- TASK TO COMPLETE -
Below are several entries. Transcribe exactly those lines that fall from the one with "Schedule 4 jobs" through the one with "In an activity", end lines included.

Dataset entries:
::::

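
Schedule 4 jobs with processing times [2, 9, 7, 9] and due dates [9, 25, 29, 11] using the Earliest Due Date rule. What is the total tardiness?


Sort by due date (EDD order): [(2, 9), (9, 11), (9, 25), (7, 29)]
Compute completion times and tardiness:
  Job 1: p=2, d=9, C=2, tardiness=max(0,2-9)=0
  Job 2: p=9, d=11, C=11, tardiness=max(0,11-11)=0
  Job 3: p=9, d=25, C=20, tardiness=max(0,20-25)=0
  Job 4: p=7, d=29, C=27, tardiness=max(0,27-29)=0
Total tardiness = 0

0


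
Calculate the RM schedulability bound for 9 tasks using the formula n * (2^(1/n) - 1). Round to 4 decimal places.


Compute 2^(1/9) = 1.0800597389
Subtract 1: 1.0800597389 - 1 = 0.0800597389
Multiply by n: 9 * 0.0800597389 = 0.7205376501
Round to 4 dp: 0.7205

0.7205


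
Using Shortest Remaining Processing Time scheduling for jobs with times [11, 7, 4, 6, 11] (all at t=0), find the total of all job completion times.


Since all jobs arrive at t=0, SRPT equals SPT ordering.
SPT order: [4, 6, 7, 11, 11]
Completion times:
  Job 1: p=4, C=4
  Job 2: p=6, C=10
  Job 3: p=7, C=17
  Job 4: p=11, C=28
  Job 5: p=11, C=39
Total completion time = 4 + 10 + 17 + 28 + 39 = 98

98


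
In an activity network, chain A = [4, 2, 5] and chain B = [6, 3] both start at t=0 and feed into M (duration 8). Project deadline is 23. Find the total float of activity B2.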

::::

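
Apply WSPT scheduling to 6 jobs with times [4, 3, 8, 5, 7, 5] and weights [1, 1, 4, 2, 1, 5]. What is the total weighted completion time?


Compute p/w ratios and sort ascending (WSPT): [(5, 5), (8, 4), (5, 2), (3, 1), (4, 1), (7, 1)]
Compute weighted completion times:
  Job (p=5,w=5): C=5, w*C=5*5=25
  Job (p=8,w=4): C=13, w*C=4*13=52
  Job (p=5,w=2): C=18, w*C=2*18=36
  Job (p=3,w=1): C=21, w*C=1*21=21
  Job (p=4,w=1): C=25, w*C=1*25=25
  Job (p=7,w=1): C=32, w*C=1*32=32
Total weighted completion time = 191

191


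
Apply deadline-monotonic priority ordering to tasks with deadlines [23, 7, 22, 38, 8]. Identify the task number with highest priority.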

::::

- ANSWER TO THE PROBLEM -
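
Schedule 4 jobs with processing times [2, 9, 7, 9] and due dates [9, 25, 29, 11] using the Earliest Due Date rule. What is the total tardiness?


Sort by due date (EDD order): [(2, 9), (9, 11), (9, 25), (7, 29)]
Compute completion times and tardiness:
  Job 1: p=2, d=9, C=2, tardiness=max(0,2-9)=0
  Job 2: p=9, d=11, C=11, tardiness=max(0,11-11)=0
  Job 3: p=9, d=25, C=20, tardiness=max(0,20-25)=0
  Job 4: p=7, d=29, C=27, tardiness=max(0,27-29)=0
Total tardiness = 0

0


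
Calculate the RM schedulability bound for 9 tasks using the formula n * (2^(1/n) - 1). Round to 4 decimal places.


Compute 2^(1/9) = 1.0800597389
Subtract 1: 1.0800597389 - 1 = 0.0800597389
Multiply by n: 9 * 0.0800597389 = 0.7205376501
Round to 4 dp: 0.7205

0.7205


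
Using Shortest Remaining Processing Time scheduling for jobs with times [11, 7, 4, 6, 11] (all at t=0), find the total of all job completion times.


Since all jobs arrive at t=0, SRPT equals SPT ordering.
SPT order: [4, 6, 7, 11, 11]
Completion times:
  Job 1: p=4, C=4
  Job 2: p=6, C=10
  Job 3: p=7, C=17
  Job 4: p=11, C=28
  Job 5: p=11, C=39
Total completion time = 4 + 10 + 17 + 28 + 39 = 98

98


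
In an activity network, chain A = [4, 2, 5] and chain B = [6, 3] both start at t=0 and feed into M (duration 8). Project deadline is 23. Find the total float of activity B2.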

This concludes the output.